#### Work task
Across the entries below, work out how many lines contain "positive". Respond with the number and no other text.
▼
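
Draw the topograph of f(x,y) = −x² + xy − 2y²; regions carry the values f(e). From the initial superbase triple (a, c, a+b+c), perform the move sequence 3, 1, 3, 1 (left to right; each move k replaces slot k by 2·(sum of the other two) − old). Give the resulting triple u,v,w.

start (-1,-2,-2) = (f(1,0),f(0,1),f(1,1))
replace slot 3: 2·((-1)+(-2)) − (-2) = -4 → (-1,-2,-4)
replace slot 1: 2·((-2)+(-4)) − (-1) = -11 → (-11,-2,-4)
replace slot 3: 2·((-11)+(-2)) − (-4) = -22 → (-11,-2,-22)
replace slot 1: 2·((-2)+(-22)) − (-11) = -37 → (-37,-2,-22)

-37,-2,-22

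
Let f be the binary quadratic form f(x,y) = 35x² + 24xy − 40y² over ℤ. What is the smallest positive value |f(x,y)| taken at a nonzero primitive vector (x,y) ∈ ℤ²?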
▲
▼
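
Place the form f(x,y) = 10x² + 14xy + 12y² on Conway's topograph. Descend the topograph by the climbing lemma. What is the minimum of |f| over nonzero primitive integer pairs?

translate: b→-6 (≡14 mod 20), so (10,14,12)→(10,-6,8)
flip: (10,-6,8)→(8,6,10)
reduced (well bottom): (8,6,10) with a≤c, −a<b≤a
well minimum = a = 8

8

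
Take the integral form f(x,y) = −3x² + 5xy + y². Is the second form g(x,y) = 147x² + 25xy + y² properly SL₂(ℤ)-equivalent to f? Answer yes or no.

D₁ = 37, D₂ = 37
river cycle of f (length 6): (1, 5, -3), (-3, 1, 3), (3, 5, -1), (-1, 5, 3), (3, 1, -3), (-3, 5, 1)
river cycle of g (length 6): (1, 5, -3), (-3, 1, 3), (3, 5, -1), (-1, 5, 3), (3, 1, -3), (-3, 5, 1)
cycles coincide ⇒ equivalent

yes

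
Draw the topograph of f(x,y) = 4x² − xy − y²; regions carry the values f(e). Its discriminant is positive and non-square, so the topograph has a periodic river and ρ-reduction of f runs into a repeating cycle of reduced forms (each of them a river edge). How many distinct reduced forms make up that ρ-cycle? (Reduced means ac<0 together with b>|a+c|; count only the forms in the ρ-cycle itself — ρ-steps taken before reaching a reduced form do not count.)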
▲
▼
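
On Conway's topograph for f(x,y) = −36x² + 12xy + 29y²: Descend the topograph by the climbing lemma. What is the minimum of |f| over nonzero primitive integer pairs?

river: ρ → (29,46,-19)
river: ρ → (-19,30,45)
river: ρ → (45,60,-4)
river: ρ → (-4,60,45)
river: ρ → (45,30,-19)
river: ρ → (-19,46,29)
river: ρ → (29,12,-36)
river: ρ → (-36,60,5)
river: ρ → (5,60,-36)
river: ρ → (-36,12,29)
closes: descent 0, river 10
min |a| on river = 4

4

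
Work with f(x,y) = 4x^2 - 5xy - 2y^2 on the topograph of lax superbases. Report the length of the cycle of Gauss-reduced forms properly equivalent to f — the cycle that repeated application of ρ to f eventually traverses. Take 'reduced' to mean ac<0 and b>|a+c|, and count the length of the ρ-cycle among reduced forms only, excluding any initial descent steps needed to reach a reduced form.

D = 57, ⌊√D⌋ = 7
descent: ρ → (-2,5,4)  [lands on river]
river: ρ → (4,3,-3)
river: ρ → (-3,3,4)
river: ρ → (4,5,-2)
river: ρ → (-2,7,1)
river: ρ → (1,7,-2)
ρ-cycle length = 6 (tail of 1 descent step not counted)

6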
▲
#### Reply
2